Aim of the exercise:
What follows is a listing; give it again exactly, in its entirety.

Records for this task:

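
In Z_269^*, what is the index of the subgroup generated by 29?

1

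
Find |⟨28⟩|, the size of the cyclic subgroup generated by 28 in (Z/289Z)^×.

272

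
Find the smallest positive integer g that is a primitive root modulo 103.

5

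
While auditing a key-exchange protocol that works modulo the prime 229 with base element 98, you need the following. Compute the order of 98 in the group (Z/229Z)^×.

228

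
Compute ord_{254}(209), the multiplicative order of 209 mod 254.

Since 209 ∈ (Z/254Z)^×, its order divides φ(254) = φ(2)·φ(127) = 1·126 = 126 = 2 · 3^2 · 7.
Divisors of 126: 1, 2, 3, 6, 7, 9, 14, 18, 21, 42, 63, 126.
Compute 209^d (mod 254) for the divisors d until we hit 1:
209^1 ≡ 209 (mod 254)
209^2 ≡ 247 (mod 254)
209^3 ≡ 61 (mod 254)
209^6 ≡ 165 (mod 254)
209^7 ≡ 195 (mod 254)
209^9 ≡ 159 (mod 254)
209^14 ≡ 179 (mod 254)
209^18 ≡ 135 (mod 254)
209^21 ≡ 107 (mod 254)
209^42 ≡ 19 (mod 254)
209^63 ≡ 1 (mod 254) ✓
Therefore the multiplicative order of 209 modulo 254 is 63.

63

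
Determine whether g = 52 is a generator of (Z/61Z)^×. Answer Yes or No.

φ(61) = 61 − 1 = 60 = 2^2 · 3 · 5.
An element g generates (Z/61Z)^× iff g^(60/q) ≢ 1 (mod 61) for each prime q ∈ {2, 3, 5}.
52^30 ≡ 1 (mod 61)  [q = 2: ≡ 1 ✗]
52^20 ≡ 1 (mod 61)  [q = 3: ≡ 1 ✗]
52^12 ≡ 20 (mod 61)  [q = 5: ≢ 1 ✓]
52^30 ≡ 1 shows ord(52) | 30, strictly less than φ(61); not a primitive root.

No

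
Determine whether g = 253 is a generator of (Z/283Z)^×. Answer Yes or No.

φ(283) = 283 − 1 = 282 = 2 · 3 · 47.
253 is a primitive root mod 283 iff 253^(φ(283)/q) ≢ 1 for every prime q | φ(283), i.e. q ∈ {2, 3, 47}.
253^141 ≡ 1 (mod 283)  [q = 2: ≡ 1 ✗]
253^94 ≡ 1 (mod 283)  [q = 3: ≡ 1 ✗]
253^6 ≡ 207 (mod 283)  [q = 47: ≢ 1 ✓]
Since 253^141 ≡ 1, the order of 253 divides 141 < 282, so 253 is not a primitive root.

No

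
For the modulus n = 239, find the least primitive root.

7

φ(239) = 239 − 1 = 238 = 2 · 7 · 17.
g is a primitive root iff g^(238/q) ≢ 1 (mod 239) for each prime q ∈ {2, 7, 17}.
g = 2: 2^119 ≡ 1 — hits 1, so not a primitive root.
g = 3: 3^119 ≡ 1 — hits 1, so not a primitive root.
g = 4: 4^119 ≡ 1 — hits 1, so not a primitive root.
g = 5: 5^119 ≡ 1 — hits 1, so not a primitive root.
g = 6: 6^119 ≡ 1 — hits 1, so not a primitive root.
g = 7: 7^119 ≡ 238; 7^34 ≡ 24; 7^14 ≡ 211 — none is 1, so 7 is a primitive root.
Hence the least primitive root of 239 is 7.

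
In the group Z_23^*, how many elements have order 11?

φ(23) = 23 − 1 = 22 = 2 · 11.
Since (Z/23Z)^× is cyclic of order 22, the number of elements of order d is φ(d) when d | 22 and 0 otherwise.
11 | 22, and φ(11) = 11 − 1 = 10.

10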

Answer box:
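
In Z_269^*, what is the index of the subgroup generated by 29?

1

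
Find |⟨28⟩|, the size of the cyclic subgroup generated by 28 in (Z/289Z)^×.

272

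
Find the smallest positive integer g that is a primitive root modulo 103.

5

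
While auditing a key-exchange protocol that works modulo the prime 229 with base element 98, you need the following. Compute the order of 98 in the group (Z/229Z)^×.

228

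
Compute ord_{254}(209), the multiplicative order of 209 mod 254.

Since 209 ∈ (Z/254Z)^×, its order divides φ(254) = φ(2)·φ(127) = 1·126 = 126 = 2 · 3^2 · 7.
Divisors of 126: 1, 2, 3, 6, 7, 9, 14, 18, 21, 42, 63, 126.
Compute 209^d (mod 254) for the divisors d until we hit 1:
209^1 ≡ 209 (mod 254)
209^2 ≡ 247 (mod 254)
209^3 ≡ 61 (mod 254)
209^6 ≡ 165 (mod 254)
209^7 ≡ 195 (mod 254)
209^9 ≡ 159 (mod 254)
209^14 ≡ 179 (mod 254)
209^18 ≡ 135 (mod 254)
209^21 ≡ 107 (mod 254)
209^42 ≡ 19 (mod 254)
209^63 ≡ 1 (mod 254) ✓
Therefore the multiplicative order of 209 modulo 254 is 63.

63

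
Determine whether g = 52 is a generator of (Z/61Z)^×. Answer Yes or No.

φ(61) = 61 − 1 = 60 = 2^2 · 3 · 5.
An element g generates (Z/61Z)^× iff g^(60/q) ≢ 1 (mod 61) for each prime q ∈ {2, 3, 5}.
52^30 ≡ 1 (mod 61)  [q = 2: ≡ 1 ✗]
52^20 ≡ 1 (mod 61)  [q = 3: ≡ 1 ✗]
52^12 ≡ 20 (mod 61)  [q = 5: ≢ 1 ✓]
52^30 ≡ 1 shows ord(52) | 30, strictly less than φ(61); not a primitive root.

No

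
Determine whether g = 253 is a generator of (Z/283Z)^×. Answer Yes or No.

φ(283) = 283 − 1 = 282 = 2 · 3 · 47.
253 is a primitive root mod 283 iff 253^(φ(283)/q) ≢ 1 for every prime q | φ(283), i.e. q ∈ {2, 3, 47}.
253^141 ≡ 1 (mod 283)  [q = 2: ≡ 1 ✗]
253^94 ≡ 1 (mod 283)  [q = 3: ≡ 1 ✗]
253^6 ≡ 207 (mod 283)  [q = 47: ≢ 1 ✓]
Since 253^141 ≡ 1, the order of 253 divides 141 < 282, so 253 is not a primitive root.

No

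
For the modulus n = 239, find the least primitive root.

7

φ(239) = 239 − 1 = 238 = 2 · 7 · 17.
g is a primitive root iff g^(238/q) ≢ 1 (mod 239) for each prime q ∈ {2, 7, 17}.
g = 2: 2^119 ≡ 1 — hits 1, so not a primitive root.
g = 3: 3^119 ≡ 1 — hits 1, so not a primitive root.
g = 4: 4^119 ≡ 1 — hits 1, so not a primitive root.
g = 5: 5^119 ≡ 1 — hits 1, so not a primitive root.
g = 6: 6^119 ≡ 1 — hits 1, so not a primitive root.
g = 7: 7^119 ≡ 238; 7^34 ≡ 24; 7^14 ≡ 211 — none is 1, so 7 is a primitive root.
Hence the least primitive root of 239 is 7.

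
In the group Z_23^*, how many elements have order 11?

φ(23) = 23 − 1 = 22 = 2 · 11.
Since (Z/23Z)^× is cyclic of order 22, the number of elements of order d is φ(d) when d | 22 and 0 otherwise.
11 | 22, and φ(11) = 11 − 1 = 10.

10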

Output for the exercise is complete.